◆ Task to carry out ◆
The output should be exactly the lines from the one containing "Compute the depth of succ(cons(c, a))." through the last line of the records, and only those.

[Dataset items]
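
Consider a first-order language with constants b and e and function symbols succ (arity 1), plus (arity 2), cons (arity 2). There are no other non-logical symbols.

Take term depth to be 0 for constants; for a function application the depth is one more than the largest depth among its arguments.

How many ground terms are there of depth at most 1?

Write N_k for the number of ground terms of depth ≤ k. A term of depth ≤ k is either a constant or a function symbol applied to arguments of depth ≤ k−1, so N_k = 2 + N_{k-1} + N_{k-1}^2 + N_{k-1}^2.
N_0 = 2
N_1 = 2 + 2 + 2^2 + 2^2 = 12

12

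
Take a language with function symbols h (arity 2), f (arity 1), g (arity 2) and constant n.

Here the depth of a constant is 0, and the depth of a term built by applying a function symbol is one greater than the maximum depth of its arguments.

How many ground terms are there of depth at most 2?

37

Let N_k count ground terms of depth at most k. Each non-constant term of depth ≤ k is some function symbol applied to depth-≤(k−1) arguments, giving N_k = 1 + N_{k-1}^2 + N_{k-1} + N_{k-1}^2.
N_0 = 1
N_1 = 1 + 1^2 + 1 + 1^2 = 4
N_2 = 1 + 4^2 + 4 + 4^2 = 37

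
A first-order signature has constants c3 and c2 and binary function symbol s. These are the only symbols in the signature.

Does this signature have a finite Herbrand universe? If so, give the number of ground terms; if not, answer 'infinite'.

The signature has at least one function symbol (s, arity 2) and at least one constant (c3).
Iterating s gives infinitely many distinct ground terms: c3, s(c3, c3), s(s(c3, c3), s(c3, c3)), ...
So the Herbrand universe is infinite.

infinite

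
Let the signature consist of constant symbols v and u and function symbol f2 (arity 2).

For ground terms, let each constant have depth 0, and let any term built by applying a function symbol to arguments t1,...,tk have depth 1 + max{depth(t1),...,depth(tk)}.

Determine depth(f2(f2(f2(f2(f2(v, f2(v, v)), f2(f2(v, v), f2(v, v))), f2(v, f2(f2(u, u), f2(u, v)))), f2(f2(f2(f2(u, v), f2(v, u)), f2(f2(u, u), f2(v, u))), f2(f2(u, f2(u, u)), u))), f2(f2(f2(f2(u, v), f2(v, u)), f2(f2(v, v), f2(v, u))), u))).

6

depth(f2(v, v)) = 1 + max(0, 0) = 1
depth(f2(v, f2(v, v))) = 1 + max(0, 1) = 2
depth(f2(f2(v, v), f2(v, v))) = 1 + max(1, 1) = 2
depth(f2(f2(v, f2(v, v)), f2(f2(v, v), f2(v, v)))) = 1 + max(2, 2) = 3
depth(f2(u, u)) = 1 + max(0, 0) = 1
depth(f2(u, v)) = 1 + max(0, 0) = 1
depth(f2(f2(u, u), f2(u, v))) = 1 + max(1, 1) = 2
depth(f2(v, f2(f2(u, u), f2(u, v)))) = 1 + max(0, 2) = 3
depth(f2(f2(f2(v, f2(v, v)), f2(f2(v, v), f2(v, v))), f2(v, f2(f2(u, u), f2(u, v))))) = 1 + max(3, 3) = 4
depth(f2(v, u)) = 1 + max(0, 0) = 1
depth(f2(f2(u, v), f2(v, u))) = 1 + max(1, 1) = 2
depth(f2(f2(u, u), f2(v, u))) = 1 + max(1, 1) = 2
depth(f2(f2(f2(u, v), f2(v, u)), f2(f2(u, u), f2(v, u)))) = 1 + max(2, 2) = 3
depth(f2(u, f2(u, u))) = 1 + max(0, 1) = 2
depth(f2(f2(u, f2(u, u)), u)) = 1 + max(2, 0) = 3
depth(f2(f2(f2(f2(u, v), f2(v, u)), f2(f2(u, u), f2(v, u))), f2(f2(u, f2(u, u)), u))) = 1 + max(3, 3) = 4
depth(f2(f2(f2(f2(v, f2(v, v)), f2(f2(v, v), f2(v, v))), f2(v, f2(f2(u, u), f2(u, v)))), f2(f2(f2(f2(u, v), f2(v, u)), f2(f2(u, u), f2(v, u))), f2(f2(u, f2(u, u)), u)))) = 1 + max(4, 4) = 5
depth(f2(f2(v, v), f2(v, u))) = 1 + max(1, 1) = 2
depth(f2(f2(f2(u, v), f2(v, u)), f2(f2(v, v), f2(v, u)))) = 1 + max(2, 2) = 3
depth(f2(f2(f2(f2(u, v), f2(v, u)), f2(f2(v, v), f2(v, u))), u)) = 1 + max(3, 0) = 4
depth(f2(f2(f2(f2(f2(v, f2(v, v)), f2(f2(v, v), f2(v, v))), f2(v, f2(f2(u, u), f2(u, v)))), f2(f2(f2(f2(u, v), f2(v, u)), f2(f2(u, u), f2(v, u))), f2(f2(u, f2(u, u)), u))), f2(f2(f2(f2(u, v), f2(v, u)), f2(f2(v, v), f2(v, u))), u))) = 1 + max(5, 4) = 6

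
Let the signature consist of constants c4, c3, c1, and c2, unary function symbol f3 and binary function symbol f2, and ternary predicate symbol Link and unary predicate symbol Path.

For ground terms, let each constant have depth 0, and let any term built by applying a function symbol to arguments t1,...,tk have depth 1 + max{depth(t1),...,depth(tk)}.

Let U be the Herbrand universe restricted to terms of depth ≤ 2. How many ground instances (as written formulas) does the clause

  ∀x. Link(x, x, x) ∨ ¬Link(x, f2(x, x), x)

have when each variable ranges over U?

604

Ground terms of depth ≤ 2:
  Write N_k for the number of ground terms of depth ≤ k. A term of depth ≤ k is either a constant or a function symbol applied to arguments of depth ≤ k−1, so N_k = 4 + N_{k-1} + N_{k-1}^2.
  N_0 = 4
  N_1 = 4 + 4 + 4^2 = 24
  N_2 = 4 + 24 + 24^2 = 604
So there are 604 ground terms available for substitution.
The clause has 1 distinct variable (x), which appears in the body. In the free term algebra distinct substitutions yield syntactically distinct ground instances.
Number of ground instances = 604.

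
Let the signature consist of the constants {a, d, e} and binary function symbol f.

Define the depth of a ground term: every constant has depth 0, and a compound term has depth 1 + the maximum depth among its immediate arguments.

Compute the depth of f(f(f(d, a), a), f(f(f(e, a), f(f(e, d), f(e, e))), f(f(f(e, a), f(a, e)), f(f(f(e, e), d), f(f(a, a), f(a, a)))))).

depth(f(d, a)) = 1 + max(0, 0) = 1
depth(f(f(d, a), a)) = 1 + max(1, 0) = 2
depth(f(e, a)) = 1 + max(0, 0) = 1
depth(f(e, d)) = 1 + max(0, 0) = 1
depth(f(e, e)) = 1 + max(0, 0) = 1
depth(f(f(e, d), f(e, e))) = 1 + max(1, 1) = 2
depth(f(f(e, a), f(f(e, d), f(e, e)))) = 1 + max(1, 2) = 3
depth(f(a, e)) = 1 + max(0, 0) = 1
depth(f(f(e, a), f(a, e))) = 1 + max(1, 1) = 2
depth(f(f(e, e), d)) = 1 + max(1, 0) = 2
depth(f(a, a)) = 1 + max(0, 0) = 1
depth(f(f(a, a), f(a, a))) = 1 + max(1, 1) = 2
depth(f(f(f(e, e), d), f(f(a, a), f(a, a)))) = 1 + max(2, 2) = 3
depth(f(f(f(e, a), f(a, e)), f(f(f(e, e), d), f(f(a, a), f(a, a))))) = 1 + max(2, 3) = 4
depth(f(f(f(e, a), f(f(e, d), f(e, e))), f(f(f(e, a), f(a, e)), f(f(f(e, e), d), f(f(a, a), f(a, a)))))) = 1 + max(3, 4) = 5
depth(f(f(f(d, a), a), f(f(f(e, a), f(f(e, d), f(e, e))), f(f(f(e, a), f(a, e)), f(f(f(e, e), d), f(f(a, a), f(a, a))))))) = 1 + max(2, 5) = 6

6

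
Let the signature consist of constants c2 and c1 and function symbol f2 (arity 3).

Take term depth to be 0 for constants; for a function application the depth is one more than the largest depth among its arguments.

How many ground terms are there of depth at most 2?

If N_k denotes the number of depth-≤k ground terms, the 2 constants give N_0 = 2, and each function symbol of arity r contributes N_{k-1}^r new terms at level k: N_k = 2 + N_{k-1}^3.
N_0 = 2
N_1 = 2 + 2^3 = 10
N_2 = 2 + 10^3 = 1002

1002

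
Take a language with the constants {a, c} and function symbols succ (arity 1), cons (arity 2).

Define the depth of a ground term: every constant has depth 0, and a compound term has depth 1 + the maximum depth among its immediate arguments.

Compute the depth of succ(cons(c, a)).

depth(cons(c, a)) = 1 + max(0, 0) = 1
depth(succ(cons(c, a))) = 1 + depth(cons(c, a)) = 1 + 1 = 2

2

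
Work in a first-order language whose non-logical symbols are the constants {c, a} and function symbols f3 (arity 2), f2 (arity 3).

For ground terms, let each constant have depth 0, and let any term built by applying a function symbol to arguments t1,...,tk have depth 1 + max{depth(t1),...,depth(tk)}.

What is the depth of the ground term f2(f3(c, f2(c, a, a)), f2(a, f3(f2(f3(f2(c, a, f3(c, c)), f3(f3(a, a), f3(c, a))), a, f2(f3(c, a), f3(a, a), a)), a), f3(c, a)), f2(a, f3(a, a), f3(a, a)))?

7

depth(f2(c, a, a)) = 1 + max(0, 0, 0) = 1
depth(f3(c, f2(c, a, a))) = 1 + max(0, 1) = 2
depth(f3(c, c)) = 1 + max(0, 0) = 1
depth(f2(c, a, f3(c, c))) = 1 + max(0, 0, 1) = 2
depth(f3(a, a)) = 1 + max(0, 0) = 1
depth(f3(c, a)) = 1 + max(0, 0) = 1
depth(f3(f3(a, a), f3(c, a))) = 1 + max(1, 1) = 2
depth(f3(f2(c, a, f3(c, c)), f3(f3(a, a), f3(c, a)))) = 1 + max(2, 2) = 3
depth(f2(f3(c, a), f3(a, a), a)) = 1 + max(1, 1, 0) = 2
depth(f2(f3(f2(c, a, f3(c, c)), f3(f3(a, a), f3(c, a))), a, f2(f3(c, a), f3(a, a), a))) = 1 + max(3, 0, 2) = 4
depth(f3(f2(f3(f2(c, a, f3(c, c)), f3(f3(a, a), f3(c, a))), a, f2(f3(c, a), f3(a, a), a)), a)) = 1 + max(4, 0) = 5
depth(f2(a, f3(f2(f3(f2(c, a, f3(c, c)), f3(f3(a, a), f3(c, a))), a, f2(f3(c, a), f3(a, a), a)), a), f3(c, a))) = 1 + max(0, 5, 1) = 6
depth(f2(a, f3(a, a), f3(a, a))) = 1 + max(0, 1, 1) = 2
depth(f2(f3(c, f2(c, a, a)), f2(a, f3(f2(f3(f2(c, a, f3(c, c)), f3(f3(a, a), f3(c, a))), a, f2(f3(c, a), f3(a, a), a)), a), f3(c, a)), f2(a, f3(a, a), f3(a, a)))) = 1 + max(2, 6, 2) = 7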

◆ Solution ◆
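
Compute the depth of succ(cons(c, a)).

depth(cons(c, a)) = 1 + max(0, 0) = 1
depth(succ(cons(c, a))) = 1 + depth(cons(c, a)) = 1 + 1 = 2

2

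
Work in a first-order language whose non-logical symbols are the constants {c, a} and function symbols f3 (arity 2), f2 (arity 3).

For ground terms, let each constant have depth 0, and let any term built by applying a function symbol to arguments t1,...,tk have depth 1 + max{depth(t1),...,depth(tk)}.

What is the depth of the ground term f2(f3(c, f2(c, a, a)), f2(a, f3(f2(f3(f2(c, a, f3(c, c)), f3(f3(a, a), f3(c, a))), a, f2(f3(c, a), f3(a, a), a)), a), f3(c, a)), f2(a, f3(a, a), f3(a, a)))?

7

depth(f2(c, a, a)) = 1 + max(0, 0, 0) = 1
depth(f3(c, f2(c, a, a))) = 1 + max(0, 1) = 2
depth(f3(c, c)) = 1 + max(0, 0) = 1
depth(f2(c, a, f3(c, c))) = 1 + max(0, 0, 1) = 2
depth(f3(a, a)) = 1 + max(0, 0) = 1
depth(f3(c, a)) = 1 + max(0, 0) = 1
depth(f3(f3(a, a), f3(c, a))) = 1 + max(1, 1) = 2
depth(f3(f2(c, a, f3(c, c)), f3(f3(a, a), f3(c, a)))) = 1 + max(2, 2) = 3
depth(f2(f3(c, a), f3(a, a), a)) = 1 + max(1, 1, 0) = 2
depth(f2(f3(f2(c, a, f3(c, c)), f3(f3(a, a), f3(c, a))), a, f2(f3(c, a), f3(a, a), a))) = 1 + max(3, 0, 2) = 4
depth(f3(f2(f3(f2(c, a, f3(c, c)), f3(f3(a, a), f3(c, a))), a, f2(f3(c, a), f3(a, a), a)), a)) = 1 + max(4, 0) = 5
depth(f2(a, f3(f2(f3(f2(c, a, f3(c, c)), f3(f3(a, a), f3(c, a))), a, f2(f3(c, a), f3(a, a), a)), a), f3(c, a))) = 1 + max(0, 5, 1) = 6
depth(f2(a, f3(a, a), f3(a, a))) = 1 + max(0, 1, 1) = 2
depth(f2(f3(c, f2(c, a, a)), f2(a, f3(f2(f3(f2(c, a, f3(c, c)), f3(f3(a, a), f3(c, a))), a, f2(f3(c, a), f3(a, a), a)), a), f3(c, a)), f2(a, f3(a, a), f3(a, a)))) = 1 + max(2, 6, 2) = 7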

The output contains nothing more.